● To do
Could you please retype all of the entries exactly as they appear?

(Records from a collection)
● ● ● ●

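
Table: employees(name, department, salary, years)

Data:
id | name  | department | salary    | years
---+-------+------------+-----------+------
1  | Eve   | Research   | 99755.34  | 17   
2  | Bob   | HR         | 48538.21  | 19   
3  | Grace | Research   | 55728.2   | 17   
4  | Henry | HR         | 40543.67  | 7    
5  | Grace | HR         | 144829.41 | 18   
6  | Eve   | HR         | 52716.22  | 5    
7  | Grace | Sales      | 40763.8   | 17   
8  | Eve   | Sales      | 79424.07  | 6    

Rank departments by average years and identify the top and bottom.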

● ● ● ●

● Problem solution
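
Table: employees(name, department, salary, years)

Data:
id | name  | department | salary    | years
---+-------+------------+-----------+------
1  | Eve   | Research   | 99755.34  | 17   
2  | Bob   | HR         | 48538.21  | 19   
3  | Grace | Research   | 55728.2   | 17   
4  | Henry | HR         | 40543.67  | 7    
5  | Grace | HR         | 144829.41 | 18   
6  | Eve   | HR         | 52716.22  | 5    
7  | Grace | Sales      | 40763.8   | 17   
8  | Eve   | Sales      | 79424.07  | 6    

Rank departments by average years and identify the top and bottom.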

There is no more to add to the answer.